**About this task:**
Would you copy out exactly the lines of the listing below, beginning with the one that contains "l, r. (Indices are 0-based.)" and ending with the last?

■ ■ ■ ■

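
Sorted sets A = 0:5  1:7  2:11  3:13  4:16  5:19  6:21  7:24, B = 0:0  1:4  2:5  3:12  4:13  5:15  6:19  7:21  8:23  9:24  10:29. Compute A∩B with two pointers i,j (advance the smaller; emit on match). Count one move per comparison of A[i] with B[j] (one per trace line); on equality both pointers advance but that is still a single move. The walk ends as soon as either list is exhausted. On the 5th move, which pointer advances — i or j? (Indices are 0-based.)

i

i=0 j=0: 5>0, j++
i=0 j=1: 5>4, j++
i=0 j=2: 5==5 emit, i++,j++
i=1 j=3: 7<12, i++
i=2 j=3: 11<12, i++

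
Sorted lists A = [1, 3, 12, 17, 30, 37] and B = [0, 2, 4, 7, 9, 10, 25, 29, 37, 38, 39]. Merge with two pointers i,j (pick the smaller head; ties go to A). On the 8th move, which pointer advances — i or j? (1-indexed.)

[i=1,j=1] A[i]=1>B[j]=0 take 0 → j++
[i=1,j=2] A[i]=1<=B[j]=2 take 1 → i++
[i=2,j=2] A[i]=3>B[j]=2 take 2 → j++
[i=2,j=3] A[i]=3<=B[j]=4 take 3 → i++
[i=3,j=3] A[i]=12>B[j]=4 take 4 → j++
[i=3,j=4] A[i]=12>B[j]=7 take 7 → j++
[i=3,j=5] A[i]=12>B[j]=9 take 9 → j++
[i=3,j=6] A[i]=12>B[j]=10 take 10 → j++

j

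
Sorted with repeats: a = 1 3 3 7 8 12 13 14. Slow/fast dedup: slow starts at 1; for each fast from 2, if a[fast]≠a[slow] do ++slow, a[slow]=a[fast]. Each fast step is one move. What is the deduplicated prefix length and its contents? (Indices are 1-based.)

(s=1,f=2) a[fast]=3≠a[slow]=1 write a[2]=3 → slow++,fast++
(s=2,f=3) a[fast]=3=a[slow] dup → fast++
(s=2,f=4) a[fast]=7≠a[slow]=3 write a[3]=7 → slow++,fast++
(s=3,f=5) a[fast]=8≠a[slow]=7 write a[4]=8 → slow++,fast++
(s=4,f=6) a[fast]=12≠a[slow]=8 write a[5]=12 → slow++,fast++
(s=5,f=7) a[fast]=13≠a[slow]=12 write a[6]=13 → slow++,fast++
(s=6,f=8) a[fast]=14≠a[slow]=13 write a[7]=14 → slow++,fast++

length 7; prefix = [1, 3, 7, 8, 12, 13, 14]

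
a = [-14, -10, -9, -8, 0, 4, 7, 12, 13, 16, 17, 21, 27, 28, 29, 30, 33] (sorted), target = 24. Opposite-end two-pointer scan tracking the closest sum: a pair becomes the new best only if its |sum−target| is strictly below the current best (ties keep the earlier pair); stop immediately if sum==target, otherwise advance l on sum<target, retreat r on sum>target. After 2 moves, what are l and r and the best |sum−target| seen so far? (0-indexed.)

l=2, r=16, best |Δ|=1

[0,16] -14+33=19 d=5 * → l++
[1,16] -10+33=23 d=1 * → l++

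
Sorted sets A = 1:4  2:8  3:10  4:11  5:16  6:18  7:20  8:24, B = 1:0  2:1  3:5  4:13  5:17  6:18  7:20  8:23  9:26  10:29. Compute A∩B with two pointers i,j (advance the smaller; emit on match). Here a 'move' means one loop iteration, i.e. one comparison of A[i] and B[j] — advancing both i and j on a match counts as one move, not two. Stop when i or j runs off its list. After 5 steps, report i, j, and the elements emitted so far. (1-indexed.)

i=3, j=4, emitted=[]

[i=1,j=1] 4>0 → j++
[i=1,j=2] 4>1 → j++
[i=1,j=3] 4<5 → i++
[i=2,j=3] 8>5 → j++
[i=2,j=4] 8<13 → i++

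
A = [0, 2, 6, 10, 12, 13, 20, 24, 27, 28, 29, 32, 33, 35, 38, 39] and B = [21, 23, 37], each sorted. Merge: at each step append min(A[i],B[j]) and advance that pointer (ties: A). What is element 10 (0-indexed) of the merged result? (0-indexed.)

merged[10] = 27

[i=0,j=0] A[i]=0<=B[j]=21 take 0 → i++
[i=1,j=0] A[i]=2<=B[j]=21 take 2 → i++
[i=2,j=0] A[i]=6<=B[j]=21 take 6 → i++
[i=3,j=0] A[i]=10<=B[j]=21 take 10 → i++
[i=4,j=0] A[i]=12<=B[j]=21 take 12 → i++
[i=5,j=0] A[i]=13<=B[j]=21 take 13 → i++
[i=6,j=0] A[i]=20<=B[j]=21 take 20 → i++
[i=7,j=0] A[i]=24>B[j]=21 take 21 → j++
[i=7,j=1] A[i]=24>B[j]=23 take 23 → j++
[i=7,j=2] A[i]=24<=B[j]=37 take 24 → i++
[i=8,j=2] A[i]=27<=B[j]=37 take 27 → i++
[i=9,j=2] A[i]=28<=B[j]=37 take 28 → i++
[i=10,j=2] A[i]=29<=B[j]=37 take 29 → i++
[i=11,j=2] A[i]=32<=B[j]=37 take 32 → i++
[i=12,j=2] A[i]=33<=B[j]=37 take 33 → i++
[i=13,j=2] A[i]=35<=B[j]=37 take 35 → i++
[i=14,j=2] A[i]=38>B[j]=37 take 37 → j++
[i=14,j=3] B done, take A[i]=38 → i++
[i=15,j=3] B done, take A[i]=39 → i++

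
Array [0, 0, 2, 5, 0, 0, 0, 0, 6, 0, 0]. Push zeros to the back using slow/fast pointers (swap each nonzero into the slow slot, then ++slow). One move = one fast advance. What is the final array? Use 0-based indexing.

[2, 5, 6, 0, 0, 0, 0, 0, 0, 0, 0]

(s=0,f=0) a[fast]=0 → fast++
(s=0,f=1) a[fast]=0 → fast++
(s=0,f=2) a[fast]=2≠0 swap→a[0]=2 → slow++,fast++
(s=1,f=3) a[fast]=5≠0 swap→a[1]=5 → slow++,fast++
(s=2,f=4) a[fast]=0 → fast++
(s=2,f=5) a[fast]=0 → fast++
(s=2,f=6) a[fast]=0 → fast++
(s=2,f=7) a[fast]=0 → fast++
(s=2,f=8) a[fast]=6≠0 swap→a[2]=6 → slow++,fast++
(s=3,f=9) a[fast]=0 → fast++
(s=3,f=10) a[fast]=0 → fast++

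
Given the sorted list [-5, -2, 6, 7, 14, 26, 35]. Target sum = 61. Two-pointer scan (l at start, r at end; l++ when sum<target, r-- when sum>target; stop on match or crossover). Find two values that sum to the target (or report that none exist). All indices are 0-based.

l=0 r=6: -5+35=30 <61, l++
l=1 r=6: -2+35=33 <61, l++
l=2 r=6: 6+35=41 <61, l++
l=3 r=6: 7+35=42 <61, l++
l=4 r=6: 14+35=49 <61, l++
l=5 r=6: 26+35=61, found

(26, 35)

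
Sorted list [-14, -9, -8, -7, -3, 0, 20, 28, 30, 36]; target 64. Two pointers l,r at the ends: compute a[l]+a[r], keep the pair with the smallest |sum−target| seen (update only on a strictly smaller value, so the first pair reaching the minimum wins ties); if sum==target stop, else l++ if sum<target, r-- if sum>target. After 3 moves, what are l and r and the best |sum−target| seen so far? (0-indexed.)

l=0 r=9: -14+36=22 d=42 *, l++
l=1 r=9: -9+36=27 d=37 *, l++
l=2 r=9: -8+36=28 d=36 *, l++

l=3, r=9, best |Δ|=36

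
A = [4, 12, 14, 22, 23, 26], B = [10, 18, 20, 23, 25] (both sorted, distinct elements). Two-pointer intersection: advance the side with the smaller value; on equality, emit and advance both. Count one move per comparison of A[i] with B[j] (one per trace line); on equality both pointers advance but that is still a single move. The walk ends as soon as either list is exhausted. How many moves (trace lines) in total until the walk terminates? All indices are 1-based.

9 moves

i=1 j=1: 4<10, i++
i=2 j=1: 12>10, j++
i=2 j=2: 12<18, i++
i=3 j=2: 14<18, i++
i=4 j=2: 22>18, j++
i=4 j=3: 22>20, j++
i=4 j=4: 22<23, i++
i=5 j=4: 23==23 emit, i++,j++
i=6 j=5: 26>25, j++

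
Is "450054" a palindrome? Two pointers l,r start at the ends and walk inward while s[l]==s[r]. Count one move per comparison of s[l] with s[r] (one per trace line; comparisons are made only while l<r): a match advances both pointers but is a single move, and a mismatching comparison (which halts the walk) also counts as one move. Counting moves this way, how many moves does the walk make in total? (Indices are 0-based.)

3 moves

[0,5] '4'=='4' → l++,r--
[1,4] '5'=='5' → l++,r--
[2,3] '0'=='0' → l++,r--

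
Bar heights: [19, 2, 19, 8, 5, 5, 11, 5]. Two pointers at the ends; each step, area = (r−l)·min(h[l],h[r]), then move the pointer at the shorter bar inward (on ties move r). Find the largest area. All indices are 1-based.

[1,8] min(19,5)*7=35 best=35 * → r--
[1,7] min(19,11)*6=66 best=66 * → r--
[1,6] min(19,5)*5=25 best=66 → r--
[1,5] min(19,5)*4=20 best=66 → r--
[1,4] min(19,8)*3=24 best=66 → r--
[1,3] min(19,19)*2=38 best=66 → r--
[1,2] min(19,2)*1=2 best=66 → r--

max area = 66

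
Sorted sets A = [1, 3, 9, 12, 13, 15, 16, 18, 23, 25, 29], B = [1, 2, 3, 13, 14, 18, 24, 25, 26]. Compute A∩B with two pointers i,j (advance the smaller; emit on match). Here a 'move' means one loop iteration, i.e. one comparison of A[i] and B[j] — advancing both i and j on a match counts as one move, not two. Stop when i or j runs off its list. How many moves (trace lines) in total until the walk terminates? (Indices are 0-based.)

14 moves

i=0 j=0: 1==1 emit, i++,j++
i=1 j=1: 3>2, j++
i=1 j=2: 3==3 emit, i++,j++
i=2 j=3: 9<13, i++
i=3 j=3: 12<13, i++
i=4 j=3: 13==13 emit, i++,j++
i=5 j=4: 15>14, j++
i=5 j=5: 15<18, i++
i=6 j=5: 16<18, i++
i=7 j=5: 18==18 emit, i++,j++
i=8 j=6: 23<24, i++
i=9 j=6: 25>24, j++
i=9 j=7: 25==25 emit, i++,j++
i=10 j=8: 29>26, j++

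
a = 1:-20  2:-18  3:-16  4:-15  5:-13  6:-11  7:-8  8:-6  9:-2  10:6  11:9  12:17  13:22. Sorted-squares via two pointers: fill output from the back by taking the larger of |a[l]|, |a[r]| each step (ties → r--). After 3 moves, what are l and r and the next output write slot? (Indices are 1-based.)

l=3, r=12, next write slot=10

l=1 r=13: |-20|<=|22| out[13]=484, r--
l=1 r=12: |-20|>|17| out[12]=400, l++
l=2 r=12: |-18|>|17| out[11]=324, l++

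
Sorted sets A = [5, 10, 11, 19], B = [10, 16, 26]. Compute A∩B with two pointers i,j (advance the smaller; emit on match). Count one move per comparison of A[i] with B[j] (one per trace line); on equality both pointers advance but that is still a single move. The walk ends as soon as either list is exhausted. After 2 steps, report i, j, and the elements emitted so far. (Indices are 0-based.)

[i=0,j=0] 5<10 → i++
[i=1,j=0] 10==10 emit → i++,j++

i=2, j=1, emitted=[10]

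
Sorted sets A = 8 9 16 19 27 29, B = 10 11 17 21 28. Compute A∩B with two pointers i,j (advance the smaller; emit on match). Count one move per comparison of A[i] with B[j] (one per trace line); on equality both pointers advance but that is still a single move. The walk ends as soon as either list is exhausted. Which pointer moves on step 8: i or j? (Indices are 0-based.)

j

[i=0,j=0] 8<10 → i++
[i=1,j=0] 9<10 → i++
[i=2,j=0] 16>10 → j++
[i=2,j=1] 16>11 → j++
[i=2,j=2] 16<17 → i++
[i=3,j=2] 19>17 → j++
[i=3,j=3] 19<21 → i++
[i=4,j=3] 27>21 → j++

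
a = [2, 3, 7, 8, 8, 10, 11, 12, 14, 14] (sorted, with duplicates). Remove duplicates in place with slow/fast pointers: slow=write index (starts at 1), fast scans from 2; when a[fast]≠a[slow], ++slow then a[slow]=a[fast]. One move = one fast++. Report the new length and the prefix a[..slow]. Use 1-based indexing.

(s=1,f=2) a[fast]=3≠a[slow]=2 write a[2]=3 → slow++,fast++
(s=2,f=3) a[fast]=7≠a[slow]=3 write a[3]=7 → slow++,fast++
(s=3,f=4) a[fast]=8≠a[slow]=7 write a[4]=8 → slow++,fast++
(s=4,f=5) a[fast]=8=a[slow] dup → fast++
(s=4,f=6) a[fast]=10≠a[slow]=8 write a[5]=10 → slow++,fast++
(s=5,f=7) a[fast]=11≠a[slow]=10 write a[6]=11 → slow++,fast++
(s=6,f=8) a[fast]=12≠a[slow]=11 write a[7]=12 → slow++,fast++
(s=7,f=9) a[fast]=14≠a[slow]=12 write a[8]=14 → slow++,fast++
(s=8,f=10) a[fast]=14=a[slow] dup → fast++

length 8; prefix = [2, 3, 7, 8, 10, 11, 12, 14]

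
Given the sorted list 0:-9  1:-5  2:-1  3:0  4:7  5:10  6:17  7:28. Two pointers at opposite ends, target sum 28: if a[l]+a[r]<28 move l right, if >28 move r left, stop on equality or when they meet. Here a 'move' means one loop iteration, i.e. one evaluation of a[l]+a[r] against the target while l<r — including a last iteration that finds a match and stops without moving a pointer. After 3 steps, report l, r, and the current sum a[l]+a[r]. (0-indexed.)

[0,7] -9+28=19 <28 → l++
[1,7] -5+28=23 <28 → l++
[2,7] -1+28=27 <28 → l++

l=3, r=7, sum=28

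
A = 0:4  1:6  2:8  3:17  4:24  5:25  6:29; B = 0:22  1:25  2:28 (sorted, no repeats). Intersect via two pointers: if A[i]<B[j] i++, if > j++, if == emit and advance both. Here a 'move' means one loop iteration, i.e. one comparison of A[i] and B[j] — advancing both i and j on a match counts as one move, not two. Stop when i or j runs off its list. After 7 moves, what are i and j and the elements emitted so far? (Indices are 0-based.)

i=6, j=2, emitted=[25]

i=0 j=0: 4<22, i++
i=1 j=0: 6<22, i++
i=2 j=0: 8<22, i++
i=3 j=0: 17<22, i++
i=4 j=0: 24>22, j++
i=4 j=1: 24<25, i++
i=5 j=1: 25==25 emit, i++,j++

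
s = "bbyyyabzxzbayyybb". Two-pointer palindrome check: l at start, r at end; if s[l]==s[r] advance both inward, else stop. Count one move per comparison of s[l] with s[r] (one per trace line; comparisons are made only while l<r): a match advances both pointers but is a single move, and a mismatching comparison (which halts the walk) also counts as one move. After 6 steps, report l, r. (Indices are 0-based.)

l=6, r=10

l=0 r=16: 'b'=='b', l++,r--
l=1 r=15: 'b'=='b', l++,r--
l=2 r=14: 'y'=='y', l++,r--
l=3 r=13: 'y'=='y', l++,r--
l=4 r=12: 'y'=='y', l++,r--
l=5 r=11: 'a'=='a', l++,r--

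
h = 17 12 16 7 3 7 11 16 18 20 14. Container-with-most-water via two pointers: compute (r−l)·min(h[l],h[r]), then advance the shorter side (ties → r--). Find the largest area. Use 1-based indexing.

[1,11] min(17,14)*10=140 best=140 * → r--
[1,10] min(17,20)*9=153 best=153 * → l++
[2,10] min(12,20)*8=96 best=153 → l++
[3,10] min(16,20)*7=112 best=153 → l++
[4,10] min(7,20)*6=42 best=153 → l++
[5,10] min(3,20)*5=15 best=153 → l++
[6,10] min(7,20)*4=28 best=153 → l++
[7,10] min(11,20)*3=33 best=153 → l++
[8,10] min(16,20)*2=32 best=153 → l++
[9,10] min(18,20)*1=18 best=153 → l++

max area = 153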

■ ■ ■ ■

**Response below:**
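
s = "bbyyyabzxzbayyybb". Two-pointer palindrome check: l at start, r at end; if s[l]==s[r] advance both inward, else stop. Count one move per comparison of s[l] with s[r] (one per trace line; comparisons are made only while l<r): a match advances both pointers but is a single move, and a mismatching comparison (which halts the walk) also counts as one move. After 6 steps, report l, r. (Indices are 0-based.)

l=6, r=10

l=0 r=16: 'b'=='b', l++,r--
l=1 r=15: 'b'=='b', l++,r--
l=2 r=14: 'y'=='y', l++,r--
l=3 r=13: 'y'=='y', l++,r--
l=4 r=12: 'y'=='y', l++,r--
l=5 r=11: 'a'=='a', l++,r--

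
h = 17 12 16 7 3 7 11 16 18 20 14. Container-with-most-water via two pointers: compute (r−l)·min(h[l],h[r]), then advance the shorter side (ties → r--). Find the largest area. Use 1-based indexing.

[1,11] min(17,14)*10=140 best=140 * → r--
[1,10] min(17,20)*9=153 best=153 * → l++
[2,10] min(12,20)*8=96 best=153 → l++
[3,10] min(16,20)*7=112 best=153 → l++
[4,10] min(7,20)*6=42 best=153 → l++
[5,10] min(3,20)*5=15 best=153 → l++
[6,10] min(7,20)*4=28 best=153 → l++
[7,10] min(11,20)*3=33 best=153 → l++
[8,10] min(16,20)*2=32 best=153 → l++
[9,10] min(18,20)*1=18 best=153 → l++

max area = 153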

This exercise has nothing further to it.